**WHAT YOU ARE ASKED TO DO:**
Below are some records; return each one exactly as written.

Dataset entries:
--- START ---

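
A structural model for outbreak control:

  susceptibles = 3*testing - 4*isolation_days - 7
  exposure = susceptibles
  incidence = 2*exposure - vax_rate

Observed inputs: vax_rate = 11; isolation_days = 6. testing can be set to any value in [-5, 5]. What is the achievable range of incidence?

-103 to -43

Substituting into the susceptibles equation gives susceptibles = 3*testing - 31.
Substituting into the exposure equation gives exposure = 3*testing - 31.
incidence becomes 6*testing - 73.
Linear in testing, so extremes are at the endpoints: testing = -5 gives incidence = -103; testing = 5 gives incidence = -43.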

--- END ---

**RESULT:**
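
A structural model for outbreak control:

  susceptibles = 3*testing - 4*isolation_days - 7
  exposure = susceptibles
  incidence = 2*exposure - vax_rate

Observed inputs: vax_rate = 11; isolation_days = 6. testing can be set to any value in [-5, 5]. What is the achievable range of incidence?

-103 to -43

Substituting into the susceptibles equation gives susceptibles = 3*testing - 31.
Substituting into the exposure equation gives exposure = 3*testing - 31.
incidence becomes 6*testing - 73.
Linear in testing, so extremes are at the endpoints: testing = -5 gives incidence = -103; testing = 5 gives incidence = -43.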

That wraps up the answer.